[Dataset entries]
__________________________________________________
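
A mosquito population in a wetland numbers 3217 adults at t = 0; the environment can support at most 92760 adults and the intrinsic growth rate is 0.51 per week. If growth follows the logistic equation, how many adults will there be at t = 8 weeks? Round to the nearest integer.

63076 adults

A = (K − N₀)/N₀ = (92760 − 3217)/3217 = 27.834.
N(t) = K/(1 + A·e^(−rt)) = 92760/(1 + 27.834×e^(−0.51×8)).
e^(−4.08) = 0.016907; denominator = 1 + 27.834×0.016907 = 1.4706.
N = 92760/1.4706 = 63076.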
__________________________________________________
■ **YOUR TASK**: Give the data back in full, exactly as written.

■ **SOLUTION TO THE PROBLEM**:
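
A mosquito population in a wetland numbers 3217 adults at t = 0; the environment can support at most 92760 adults and the intrinsic growth rate is 0.51 per week. If growth follows the logistic equation, how many adults will there be at t = 8 weeks? Round to the nearest integer.

63076 adults

A = (K − N₀)/N₀ = (92760 − 3217)/3217 = 27.834.
N(t) = K/(1 + A·e^(−rt)) = 92760/(1 + 27.834×e^(−0.51×8)).
e^(−4.08) = 0.016907; denominator = 1 + 27.834×0.016907 = 1.4706.
N = 92760/1.4706 = 63076.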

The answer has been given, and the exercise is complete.